WHAT THE TASK ASKS: In how many lines of the records does the word "which" appear? Reply with the number and nothing else.

Stored items:
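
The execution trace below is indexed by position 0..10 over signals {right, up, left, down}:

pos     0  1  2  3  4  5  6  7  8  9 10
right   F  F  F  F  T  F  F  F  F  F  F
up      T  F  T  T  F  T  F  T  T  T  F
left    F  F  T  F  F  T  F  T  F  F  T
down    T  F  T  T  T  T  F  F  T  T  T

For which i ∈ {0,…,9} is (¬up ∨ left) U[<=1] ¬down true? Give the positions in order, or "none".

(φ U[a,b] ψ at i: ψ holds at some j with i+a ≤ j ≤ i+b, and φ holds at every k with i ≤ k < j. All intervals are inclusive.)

Evaluate at each i in [0,9]:
  i=0: ✗ (lhs fails at k=0 before rhs at j=1)
  i=1: ✓ (rhs at j=1)
  i=2: ✗ (no rhs in [2,3])
  i=3: ✗ (no rhs in [3,4])
  i=4: ✗ (no rhs in [4,5])
  i=5: ✓ (rhs at j=6; lhs holds on [5,5])
  i=6: ✓ (rhs at j=6)
  i=7: ✓ (rhs at j=7)
  i=8: ✗ (no rhs in [8,9])
  i=9: ✗ (no rhs in [9,10])

1, 5, 6, 7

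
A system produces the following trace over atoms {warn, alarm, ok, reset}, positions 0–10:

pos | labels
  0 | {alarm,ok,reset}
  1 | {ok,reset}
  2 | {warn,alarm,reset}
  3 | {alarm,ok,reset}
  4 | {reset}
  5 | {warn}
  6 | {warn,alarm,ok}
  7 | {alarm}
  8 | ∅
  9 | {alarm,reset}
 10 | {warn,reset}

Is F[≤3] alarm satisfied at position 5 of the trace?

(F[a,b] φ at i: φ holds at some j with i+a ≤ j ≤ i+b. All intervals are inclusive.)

Holds

Check alarm at each j in [5,8]:
  j=5: false
  j=6: true
  j=7: true
  j=8: false
Found at j=6 → formula holds.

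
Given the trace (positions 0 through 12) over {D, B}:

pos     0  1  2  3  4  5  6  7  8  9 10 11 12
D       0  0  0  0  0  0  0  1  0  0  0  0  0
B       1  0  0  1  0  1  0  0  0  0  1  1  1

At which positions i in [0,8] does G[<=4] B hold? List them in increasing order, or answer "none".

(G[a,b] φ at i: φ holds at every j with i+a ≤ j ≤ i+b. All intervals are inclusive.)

none

Evaluate at each i in [0,8]:
  i=0: ✗ (fails at j=1)
  i=1: ✗ (fails at j=1)
  i=2: ✗ (fails at j=2)
  i=3: ✗ (fails at j=4)
  i=4: ✗ (fails at j=4)
  i=5: ✗ (fails at j=6)
  i=6: ✗ (fails at j=6)
  i=7: ✗ (fails at j=7)
  i=8: ✗ (fails at j=8)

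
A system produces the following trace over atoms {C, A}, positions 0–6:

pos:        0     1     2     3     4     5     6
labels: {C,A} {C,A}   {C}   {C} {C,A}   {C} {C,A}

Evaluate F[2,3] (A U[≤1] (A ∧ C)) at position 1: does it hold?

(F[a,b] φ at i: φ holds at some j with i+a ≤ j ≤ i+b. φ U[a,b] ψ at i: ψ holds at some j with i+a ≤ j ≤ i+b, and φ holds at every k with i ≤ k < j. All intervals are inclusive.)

Holds

Check (A U[≤1] (A ∧ C)) at each j in [3,4]:
  j=3: fails
  j=4: holds
Found at j=4 → formula holds.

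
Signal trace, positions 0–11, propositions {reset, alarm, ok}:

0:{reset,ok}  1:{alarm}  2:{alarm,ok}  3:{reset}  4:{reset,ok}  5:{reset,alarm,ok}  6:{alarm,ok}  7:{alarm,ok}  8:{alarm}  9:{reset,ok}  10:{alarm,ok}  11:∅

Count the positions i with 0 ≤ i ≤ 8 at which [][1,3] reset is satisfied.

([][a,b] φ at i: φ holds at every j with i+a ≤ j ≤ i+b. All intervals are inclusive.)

1

Evaluate at each i in [0,8]:
  i=0: ✗ (fails at j=1)
  i=1: ✗ (fails at j=2)
  i=2: ✓ (all of [3,5])
  i=3: ✗ (fails at j=6)
  i=4: ✗ (fails at j=6)
  i=5: ✗ (fails at j=6)
  i=6: ✗ (fails at j=7)
  i=7: ✗ (fails at j=8)
  i=8: ✗ (fails at j=10)
Positions where it holds: {2} → 1.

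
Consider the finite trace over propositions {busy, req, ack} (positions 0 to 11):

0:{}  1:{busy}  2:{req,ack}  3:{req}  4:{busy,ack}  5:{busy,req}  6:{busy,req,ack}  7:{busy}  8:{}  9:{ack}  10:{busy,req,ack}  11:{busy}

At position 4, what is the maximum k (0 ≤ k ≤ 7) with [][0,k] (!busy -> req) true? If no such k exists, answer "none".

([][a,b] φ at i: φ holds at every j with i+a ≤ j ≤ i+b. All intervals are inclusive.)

(!busy -> req) must hold from j=4 onward; find where it first fails.
  j=4: holds
  j=5: holds
  j=6: holds
  j=7: holds
  j=8: fails
Holds on [4,7], so largest k = 3.

3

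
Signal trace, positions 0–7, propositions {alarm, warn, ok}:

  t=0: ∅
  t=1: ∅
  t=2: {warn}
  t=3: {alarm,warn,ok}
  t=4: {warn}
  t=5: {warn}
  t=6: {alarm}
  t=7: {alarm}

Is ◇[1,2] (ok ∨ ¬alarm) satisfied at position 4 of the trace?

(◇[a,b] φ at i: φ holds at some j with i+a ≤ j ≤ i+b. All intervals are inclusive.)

Check (ok ∨ ¬alarm) at each j in [5,6]:
  j=5: true
  j=6: false
Found at j=5 → formula holds.

Holds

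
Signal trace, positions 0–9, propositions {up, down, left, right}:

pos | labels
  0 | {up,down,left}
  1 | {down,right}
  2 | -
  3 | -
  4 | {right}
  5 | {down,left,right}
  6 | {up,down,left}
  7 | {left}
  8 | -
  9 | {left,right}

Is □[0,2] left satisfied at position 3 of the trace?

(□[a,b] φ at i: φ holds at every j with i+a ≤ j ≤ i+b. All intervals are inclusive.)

Check left at every j in [3,5]:
  j=3: false
  j=4: false
  j=5: true
Fails at j=3 → formula fails.

No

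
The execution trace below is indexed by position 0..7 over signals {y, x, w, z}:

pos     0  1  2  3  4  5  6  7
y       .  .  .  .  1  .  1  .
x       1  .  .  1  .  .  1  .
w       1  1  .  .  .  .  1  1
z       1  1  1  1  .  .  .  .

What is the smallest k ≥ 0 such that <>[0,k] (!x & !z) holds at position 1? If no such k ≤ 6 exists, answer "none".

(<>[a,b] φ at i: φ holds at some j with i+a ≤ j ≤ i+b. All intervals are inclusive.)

Scan j = 1,2,… for (!x & !z):
  j=1: fails
  j=2: fails
  j=3: fails
  j=4: holds
First hit at j=4, so smallest k = 4-1 = 3.

3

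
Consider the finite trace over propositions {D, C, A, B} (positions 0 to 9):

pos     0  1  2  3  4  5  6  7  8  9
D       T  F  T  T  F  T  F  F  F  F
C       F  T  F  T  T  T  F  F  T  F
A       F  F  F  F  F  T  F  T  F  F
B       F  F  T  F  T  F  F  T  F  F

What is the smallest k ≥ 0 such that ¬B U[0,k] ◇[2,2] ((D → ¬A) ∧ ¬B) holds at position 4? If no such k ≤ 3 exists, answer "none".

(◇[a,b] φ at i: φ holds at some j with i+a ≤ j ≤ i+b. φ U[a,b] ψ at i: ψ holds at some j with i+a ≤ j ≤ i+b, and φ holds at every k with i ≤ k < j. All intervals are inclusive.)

0

Need earliest j ≥ 4 with ◇[2,2] ((D → ¬A) ∧ ¬B), and ¬B at every k in [4,j-1].
  j=4: rhs holds (empty prefix). k = 0.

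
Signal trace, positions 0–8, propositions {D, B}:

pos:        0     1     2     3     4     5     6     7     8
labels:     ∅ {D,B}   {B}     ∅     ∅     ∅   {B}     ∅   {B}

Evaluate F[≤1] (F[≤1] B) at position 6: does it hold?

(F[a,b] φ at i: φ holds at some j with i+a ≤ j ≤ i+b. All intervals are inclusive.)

Holds

Check F[≤1] B at each j in [6,7]:
  j=6: holds (witness at 6)
  j=7: holds (witness at 8)
Found at j=6 → formula holds.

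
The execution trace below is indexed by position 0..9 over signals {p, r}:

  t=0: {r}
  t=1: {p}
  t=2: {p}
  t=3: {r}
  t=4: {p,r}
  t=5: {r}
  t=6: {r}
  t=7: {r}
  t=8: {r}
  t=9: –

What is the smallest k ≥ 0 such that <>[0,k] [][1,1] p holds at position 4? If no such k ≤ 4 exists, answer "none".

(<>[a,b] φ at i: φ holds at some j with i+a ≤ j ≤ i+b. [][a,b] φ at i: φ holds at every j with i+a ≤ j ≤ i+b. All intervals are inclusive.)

none

Scan j = 4,5,… for [][1,1] p:
  j=4: fails
  j=5: fails
  j=6: fails
  j=7: fails
  j=8: fails
No j in [4,8] satisfies it → none.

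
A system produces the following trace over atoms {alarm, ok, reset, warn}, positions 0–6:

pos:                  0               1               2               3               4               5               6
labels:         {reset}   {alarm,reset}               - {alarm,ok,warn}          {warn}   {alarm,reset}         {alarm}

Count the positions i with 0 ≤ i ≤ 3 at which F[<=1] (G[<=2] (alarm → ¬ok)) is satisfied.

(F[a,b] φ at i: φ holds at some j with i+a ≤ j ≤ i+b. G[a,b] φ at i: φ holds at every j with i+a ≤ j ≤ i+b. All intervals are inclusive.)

2

Evaluate at each i in [0,3]:
  i=0: ✓ (witness j=0)
  i=1: ✗ (none in [1,2])
  i=2: ✗ (none in [2,3])
  i=3: ✓ (witness j=4)
Positions where it holds: {0, 3} → 2.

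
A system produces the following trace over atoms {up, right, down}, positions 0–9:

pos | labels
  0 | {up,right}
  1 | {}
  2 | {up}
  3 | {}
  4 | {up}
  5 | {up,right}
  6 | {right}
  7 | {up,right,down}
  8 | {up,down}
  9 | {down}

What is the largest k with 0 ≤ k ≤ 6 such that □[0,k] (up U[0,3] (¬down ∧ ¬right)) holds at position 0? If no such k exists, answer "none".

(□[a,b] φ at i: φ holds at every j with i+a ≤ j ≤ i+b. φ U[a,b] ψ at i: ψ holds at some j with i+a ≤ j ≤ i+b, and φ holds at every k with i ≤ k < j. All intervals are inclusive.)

(up U[0,3] (¬down ∧ ¬right)) must hold from j=0 onward; find where it first fails.
  j=0: holds
  j=1: holds
  j=2: holds
  j=3: holds
  j=4: holds
  j=5: fails
Holds on [0,4], so largest k = 4.

4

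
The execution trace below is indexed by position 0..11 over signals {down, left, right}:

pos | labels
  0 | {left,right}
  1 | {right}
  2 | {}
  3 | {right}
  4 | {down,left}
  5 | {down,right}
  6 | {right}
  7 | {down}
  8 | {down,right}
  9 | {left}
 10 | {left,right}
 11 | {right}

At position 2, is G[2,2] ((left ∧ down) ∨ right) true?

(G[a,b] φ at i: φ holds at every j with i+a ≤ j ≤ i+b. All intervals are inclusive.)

Yes

Check ((left ∧ down) ∨ right) at every j in [4,4]:
  j=4: true
All positions satisfy it → formula holds.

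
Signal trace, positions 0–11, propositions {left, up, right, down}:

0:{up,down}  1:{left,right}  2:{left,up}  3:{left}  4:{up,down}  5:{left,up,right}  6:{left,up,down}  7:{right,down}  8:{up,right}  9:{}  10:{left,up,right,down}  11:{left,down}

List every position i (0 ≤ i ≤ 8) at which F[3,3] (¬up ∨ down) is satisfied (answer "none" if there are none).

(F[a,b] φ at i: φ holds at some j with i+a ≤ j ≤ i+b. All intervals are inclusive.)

0, 1, 3, 4, 6, 7, 8

Evaluate at each i in [0,8]:
  i=0: ✓ (witness j=3)
  i=1: ✓ (witness j=4)
  i=2: ✗ (none in [5,5])
  i=3: ✓ (witness j=6)
  i=4: ✓ (witness j=7)
  i=5: ✗ (none in [8,8])
  i=6: ✓ (witness j=9)
  i=7: ✓ (witness j=10)
  i=8: ✓ (witness j=11)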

RESULT OF THIS EXERCISE: 5